DATA FOR THIS EXERCISE below:

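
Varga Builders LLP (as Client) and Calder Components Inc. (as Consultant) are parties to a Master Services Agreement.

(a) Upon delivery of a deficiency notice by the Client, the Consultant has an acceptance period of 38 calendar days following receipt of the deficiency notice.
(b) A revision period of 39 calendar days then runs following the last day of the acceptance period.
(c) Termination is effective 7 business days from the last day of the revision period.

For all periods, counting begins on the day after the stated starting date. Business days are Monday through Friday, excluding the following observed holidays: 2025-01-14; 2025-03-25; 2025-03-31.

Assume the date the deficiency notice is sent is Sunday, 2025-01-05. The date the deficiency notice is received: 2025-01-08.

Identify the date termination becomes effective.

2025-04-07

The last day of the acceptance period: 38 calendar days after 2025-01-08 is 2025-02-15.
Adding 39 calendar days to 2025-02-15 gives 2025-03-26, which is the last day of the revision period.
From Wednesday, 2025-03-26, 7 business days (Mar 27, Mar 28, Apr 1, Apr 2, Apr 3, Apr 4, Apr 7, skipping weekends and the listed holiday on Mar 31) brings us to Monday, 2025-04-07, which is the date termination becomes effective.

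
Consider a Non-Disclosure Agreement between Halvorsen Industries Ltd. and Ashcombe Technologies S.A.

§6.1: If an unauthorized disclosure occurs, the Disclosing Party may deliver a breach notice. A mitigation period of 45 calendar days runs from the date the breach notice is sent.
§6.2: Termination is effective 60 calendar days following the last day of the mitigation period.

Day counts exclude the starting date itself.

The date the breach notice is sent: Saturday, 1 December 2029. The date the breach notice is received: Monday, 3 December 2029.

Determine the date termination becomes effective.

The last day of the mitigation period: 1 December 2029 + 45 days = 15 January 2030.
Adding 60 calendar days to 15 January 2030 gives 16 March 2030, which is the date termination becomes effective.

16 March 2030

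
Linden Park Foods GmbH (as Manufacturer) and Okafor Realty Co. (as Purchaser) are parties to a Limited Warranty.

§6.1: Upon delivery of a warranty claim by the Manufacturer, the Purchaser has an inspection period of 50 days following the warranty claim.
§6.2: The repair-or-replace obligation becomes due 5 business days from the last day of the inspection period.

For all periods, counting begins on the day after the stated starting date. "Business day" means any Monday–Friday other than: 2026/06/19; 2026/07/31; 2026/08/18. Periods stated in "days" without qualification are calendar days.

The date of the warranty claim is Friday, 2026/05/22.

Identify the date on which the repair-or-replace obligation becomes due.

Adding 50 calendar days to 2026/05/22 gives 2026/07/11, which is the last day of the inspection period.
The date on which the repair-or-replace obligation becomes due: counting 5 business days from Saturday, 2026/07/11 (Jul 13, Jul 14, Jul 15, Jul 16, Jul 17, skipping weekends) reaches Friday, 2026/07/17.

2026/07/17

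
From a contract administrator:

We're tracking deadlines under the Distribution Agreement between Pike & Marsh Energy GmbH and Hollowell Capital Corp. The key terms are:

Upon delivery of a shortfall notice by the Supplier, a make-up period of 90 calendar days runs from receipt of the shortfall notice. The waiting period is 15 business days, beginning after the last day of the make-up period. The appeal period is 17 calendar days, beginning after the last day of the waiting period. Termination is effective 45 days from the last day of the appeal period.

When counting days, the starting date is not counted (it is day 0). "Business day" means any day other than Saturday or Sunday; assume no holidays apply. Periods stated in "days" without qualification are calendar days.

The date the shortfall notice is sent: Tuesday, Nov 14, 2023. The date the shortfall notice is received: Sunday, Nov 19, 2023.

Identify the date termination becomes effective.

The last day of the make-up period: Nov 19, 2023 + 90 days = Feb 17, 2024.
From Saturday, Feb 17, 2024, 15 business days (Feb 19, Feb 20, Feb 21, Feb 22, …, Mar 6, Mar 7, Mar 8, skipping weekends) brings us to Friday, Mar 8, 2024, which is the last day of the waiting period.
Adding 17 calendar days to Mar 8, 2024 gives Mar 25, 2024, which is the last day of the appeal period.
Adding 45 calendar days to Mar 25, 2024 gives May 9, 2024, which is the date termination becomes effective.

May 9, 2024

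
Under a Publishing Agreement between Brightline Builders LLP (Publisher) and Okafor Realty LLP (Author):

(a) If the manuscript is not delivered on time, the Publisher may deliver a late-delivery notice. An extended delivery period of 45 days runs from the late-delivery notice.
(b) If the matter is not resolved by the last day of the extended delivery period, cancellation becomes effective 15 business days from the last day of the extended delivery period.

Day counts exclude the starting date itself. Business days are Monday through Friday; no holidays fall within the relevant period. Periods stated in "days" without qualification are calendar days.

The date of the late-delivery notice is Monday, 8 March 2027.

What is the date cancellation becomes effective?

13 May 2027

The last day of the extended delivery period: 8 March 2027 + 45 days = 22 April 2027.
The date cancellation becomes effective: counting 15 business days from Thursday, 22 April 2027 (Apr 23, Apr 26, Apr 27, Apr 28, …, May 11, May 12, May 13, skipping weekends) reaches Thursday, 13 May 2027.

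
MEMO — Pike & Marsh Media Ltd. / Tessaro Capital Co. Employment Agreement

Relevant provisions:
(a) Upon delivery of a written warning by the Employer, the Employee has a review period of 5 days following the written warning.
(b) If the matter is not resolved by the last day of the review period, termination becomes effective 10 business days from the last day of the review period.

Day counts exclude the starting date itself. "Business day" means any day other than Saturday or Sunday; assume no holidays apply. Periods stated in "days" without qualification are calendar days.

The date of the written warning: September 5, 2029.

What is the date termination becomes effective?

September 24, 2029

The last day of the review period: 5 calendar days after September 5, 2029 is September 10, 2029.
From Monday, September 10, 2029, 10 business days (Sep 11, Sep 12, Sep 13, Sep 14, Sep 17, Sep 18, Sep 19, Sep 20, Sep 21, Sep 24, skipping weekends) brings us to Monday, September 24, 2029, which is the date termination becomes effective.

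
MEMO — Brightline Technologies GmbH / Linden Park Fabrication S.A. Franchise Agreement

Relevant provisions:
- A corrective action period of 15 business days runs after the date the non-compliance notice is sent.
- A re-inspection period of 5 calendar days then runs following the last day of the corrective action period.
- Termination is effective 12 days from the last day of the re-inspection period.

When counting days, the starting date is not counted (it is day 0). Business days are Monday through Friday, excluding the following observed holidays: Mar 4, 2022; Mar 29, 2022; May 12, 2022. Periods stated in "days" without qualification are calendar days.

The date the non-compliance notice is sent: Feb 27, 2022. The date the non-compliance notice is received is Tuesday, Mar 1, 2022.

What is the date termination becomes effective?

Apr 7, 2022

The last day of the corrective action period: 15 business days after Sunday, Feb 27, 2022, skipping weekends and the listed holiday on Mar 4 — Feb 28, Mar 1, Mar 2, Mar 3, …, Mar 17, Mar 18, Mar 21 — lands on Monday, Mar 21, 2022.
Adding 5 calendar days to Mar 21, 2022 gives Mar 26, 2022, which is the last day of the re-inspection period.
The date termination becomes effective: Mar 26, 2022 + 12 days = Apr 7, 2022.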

End of DATA FOR THIS EXERCISE.
DATA FOR THIS EXERCISE below:

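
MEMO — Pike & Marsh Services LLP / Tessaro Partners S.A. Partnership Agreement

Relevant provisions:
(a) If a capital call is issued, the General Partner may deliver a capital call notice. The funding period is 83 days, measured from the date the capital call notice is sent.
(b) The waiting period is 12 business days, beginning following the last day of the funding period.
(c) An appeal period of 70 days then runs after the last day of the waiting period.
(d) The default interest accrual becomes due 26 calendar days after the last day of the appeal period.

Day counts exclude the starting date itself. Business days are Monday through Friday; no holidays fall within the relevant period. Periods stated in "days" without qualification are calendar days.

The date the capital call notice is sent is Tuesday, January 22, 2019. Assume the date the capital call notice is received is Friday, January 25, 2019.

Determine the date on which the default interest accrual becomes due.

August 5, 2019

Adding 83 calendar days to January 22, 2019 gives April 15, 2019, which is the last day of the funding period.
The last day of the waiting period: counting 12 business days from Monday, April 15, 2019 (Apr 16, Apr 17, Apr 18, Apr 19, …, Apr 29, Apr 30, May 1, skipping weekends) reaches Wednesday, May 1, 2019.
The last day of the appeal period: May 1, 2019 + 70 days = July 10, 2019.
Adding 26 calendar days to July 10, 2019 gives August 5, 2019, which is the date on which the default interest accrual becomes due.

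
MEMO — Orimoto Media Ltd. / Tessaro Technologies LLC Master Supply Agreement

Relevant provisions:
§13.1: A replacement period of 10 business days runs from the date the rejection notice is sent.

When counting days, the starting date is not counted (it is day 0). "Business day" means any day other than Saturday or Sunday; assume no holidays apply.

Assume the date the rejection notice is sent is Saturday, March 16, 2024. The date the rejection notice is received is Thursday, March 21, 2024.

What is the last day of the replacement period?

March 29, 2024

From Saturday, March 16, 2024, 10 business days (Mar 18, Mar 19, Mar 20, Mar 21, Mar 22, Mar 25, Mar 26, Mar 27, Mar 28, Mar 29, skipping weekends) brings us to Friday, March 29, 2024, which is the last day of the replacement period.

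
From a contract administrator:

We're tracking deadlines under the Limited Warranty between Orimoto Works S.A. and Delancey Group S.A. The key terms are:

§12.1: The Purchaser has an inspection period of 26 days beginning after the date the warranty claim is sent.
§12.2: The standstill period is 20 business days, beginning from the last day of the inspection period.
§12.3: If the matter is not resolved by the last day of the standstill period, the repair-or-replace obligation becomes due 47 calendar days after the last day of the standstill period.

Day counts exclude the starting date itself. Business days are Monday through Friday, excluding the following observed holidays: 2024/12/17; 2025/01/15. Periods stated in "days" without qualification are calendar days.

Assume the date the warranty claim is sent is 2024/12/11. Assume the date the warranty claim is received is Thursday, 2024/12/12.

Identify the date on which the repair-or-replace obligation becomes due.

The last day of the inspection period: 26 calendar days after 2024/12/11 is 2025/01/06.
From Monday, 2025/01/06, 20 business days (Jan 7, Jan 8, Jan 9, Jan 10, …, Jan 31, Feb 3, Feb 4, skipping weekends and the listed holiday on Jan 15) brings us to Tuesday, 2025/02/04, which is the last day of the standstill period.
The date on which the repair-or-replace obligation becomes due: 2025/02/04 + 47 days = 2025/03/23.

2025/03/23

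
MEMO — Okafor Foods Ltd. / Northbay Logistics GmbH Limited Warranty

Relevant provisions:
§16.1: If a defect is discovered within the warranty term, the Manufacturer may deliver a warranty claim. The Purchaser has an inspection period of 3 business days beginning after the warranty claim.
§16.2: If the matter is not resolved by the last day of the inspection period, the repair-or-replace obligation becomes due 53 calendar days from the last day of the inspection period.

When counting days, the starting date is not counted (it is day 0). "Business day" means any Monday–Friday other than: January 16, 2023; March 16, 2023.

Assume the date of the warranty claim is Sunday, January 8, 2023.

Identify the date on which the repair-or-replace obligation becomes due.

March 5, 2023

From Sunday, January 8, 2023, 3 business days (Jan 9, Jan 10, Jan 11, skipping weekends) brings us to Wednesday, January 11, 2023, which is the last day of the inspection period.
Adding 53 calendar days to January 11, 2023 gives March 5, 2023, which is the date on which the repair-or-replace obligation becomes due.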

End of DATA FOR THIS EXERCISE.
DATA FOR THIS EXERCISE below:

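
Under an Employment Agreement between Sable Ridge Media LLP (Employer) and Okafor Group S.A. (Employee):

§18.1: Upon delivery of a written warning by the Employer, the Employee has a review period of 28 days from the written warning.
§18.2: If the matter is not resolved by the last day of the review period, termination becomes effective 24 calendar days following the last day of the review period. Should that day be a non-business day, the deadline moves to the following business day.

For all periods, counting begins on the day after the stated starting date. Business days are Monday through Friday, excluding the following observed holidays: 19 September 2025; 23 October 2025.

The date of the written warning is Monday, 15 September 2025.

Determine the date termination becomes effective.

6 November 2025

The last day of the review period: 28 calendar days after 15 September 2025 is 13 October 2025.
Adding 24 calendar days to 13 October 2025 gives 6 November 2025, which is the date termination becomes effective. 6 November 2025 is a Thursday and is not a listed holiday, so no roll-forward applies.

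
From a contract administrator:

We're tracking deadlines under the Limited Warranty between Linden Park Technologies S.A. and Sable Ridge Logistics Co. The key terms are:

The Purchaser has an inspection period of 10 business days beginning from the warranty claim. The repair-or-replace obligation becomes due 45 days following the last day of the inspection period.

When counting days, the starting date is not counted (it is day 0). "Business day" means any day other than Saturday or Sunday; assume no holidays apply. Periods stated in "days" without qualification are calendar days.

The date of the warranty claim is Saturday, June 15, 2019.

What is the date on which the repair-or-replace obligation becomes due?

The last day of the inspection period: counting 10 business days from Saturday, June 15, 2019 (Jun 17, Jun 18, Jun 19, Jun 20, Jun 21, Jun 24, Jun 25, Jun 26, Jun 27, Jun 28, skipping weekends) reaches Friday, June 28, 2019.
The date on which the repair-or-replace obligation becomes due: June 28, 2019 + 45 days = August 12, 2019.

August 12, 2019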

End of DATA FOR THIS EXERCISE.

▸ DIRECTIONS:
Lines with the string "beginning": pick each one out of the material and return it.

▸ WRITTEN RESPONSE:
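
Upon delivery of a shortfall notice by the Supplier, a make-up period of 90 calendar days runs from receipt of the shortfall notice. The waiting period is 15 business days, beginning after the last day of the make-up period. The appeal period is 17 calendar days, beginning after the last day of the waiting period. Termination is effective 45 days from the last day of the appeal period.
(b) The waiting period is 12 business days, beginning following the last day of the funding period.
§12.1: The Purchaser has an inspection period of 26 days beginning after the date the warranty claim is sent.
§12.2: The standstill period is 20 business days, beginning from the last day of the inspection period.
§16.1: If a defect is discovered within the warranty term, the Manufacturer may deliver a warranty claim. The Purchaser has an inspection period of 3 business days beginning after the warranty claim.
The Purchaser has an inspection period of 10 business days beginning from the warranty claim. The repair-or-replace obligation becomes due 45 days following the last day of the inspection period.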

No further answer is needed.